TASK OBJECTIVE:
Write out the line that has "Let a = -137540/2187 and b = -3645/529." in it, along with each line that comes after it until the listing ends, and add nothing.
□ □ □ □ □ □ □
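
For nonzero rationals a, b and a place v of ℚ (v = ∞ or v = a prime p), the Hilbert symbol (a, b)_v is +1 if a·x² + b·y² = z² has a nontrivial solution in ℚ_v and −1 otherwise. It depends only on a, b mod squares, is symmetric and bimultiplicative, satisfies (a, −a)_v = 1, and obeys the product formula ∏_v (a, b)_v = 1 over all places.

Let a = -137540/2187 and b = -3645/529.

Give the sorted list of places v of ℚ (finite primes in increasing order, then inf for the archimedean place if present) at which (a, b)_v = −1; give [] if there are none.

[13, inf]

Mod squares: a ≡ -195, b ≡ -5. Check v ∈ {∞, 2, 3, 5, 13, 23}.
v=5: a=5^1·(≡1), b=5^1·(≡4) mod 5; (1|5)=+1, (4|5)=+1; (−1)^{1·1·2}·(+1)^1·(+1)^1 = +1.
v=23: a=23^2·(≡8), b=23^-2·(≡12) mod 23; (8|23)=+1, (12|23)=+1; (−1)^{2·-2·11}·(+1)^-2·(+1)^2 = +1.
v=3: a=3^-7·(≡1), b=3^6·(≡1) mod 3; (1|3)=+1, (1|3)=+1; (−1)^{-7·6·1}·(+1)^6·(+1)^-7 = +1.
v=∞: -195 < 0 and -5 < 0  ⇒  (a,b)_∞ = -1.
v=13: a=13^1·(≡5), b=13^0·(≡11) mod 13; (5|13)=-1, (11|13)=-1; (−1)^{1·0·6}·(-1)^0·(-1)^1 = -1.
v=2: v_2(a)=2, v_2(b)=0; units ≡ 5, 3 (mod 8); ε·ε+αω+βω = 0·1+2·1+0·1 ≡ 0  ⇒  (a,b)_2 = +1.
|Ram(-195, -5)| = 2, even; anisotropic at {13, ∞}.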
□ □ □ □ □ □ □
SOLUTION TO THIS TASK:
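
Let a = -137540/2187 and b = -3645/529.

Give the sorted list of places v of ℚ (finite primes in increasing order, then inf for the archimedean place if present) at which (a, b)_v = −1; give [] if there are none.

[13, inf]

Mod squares: a ≡ -195, b ≡ -5. Check v ∈ {∞, 2, 3, 5, 13, 23}.
v=5: a=5^1·(≡1), b=5^1·(≡4) mod 5; (1|5)=+1, (4|5)=+1; (−1)^{1·1·2}·(+1)^1·(+1)^1 = +1.
v=23: a=23^2·(≡8), b=23^-2·(≡12) mod 23; (8|23)=+1, (12|23)=+1; (−1)^{2·-2·11}·(+1)^-2·(+1)^2 = +1.
v=3: a=3^-7·(≡1), b=3^6·(≡1) mod 3; (1|3)=+1, (1|3)=+1; (−1)^{-7·6·1}·(+1)^6·(+1)^-7 = +1.
v=∞: -195 < 0 and -5 < 0  ⇒  (a,b)_∞ = -1.
v=13: a=13^1·(≡5), b=13^0·(≡11) mod 13; (5|13)=-1, (11|13)=-1; (−1)^{1·0·6}·(-1)^0·(-1)^1 = -1.
v=2: v_2(a)=2, v_2(b)=0; units ≡ 5, 3 (mod 8); ε·ε+αω+βω = 0·1+2·1+0·1 ≡ 0  ⇒  (a,b)_2 = +1.
|Ram(-195, -5)| = 2, even; anisotropic at {13, ∞}.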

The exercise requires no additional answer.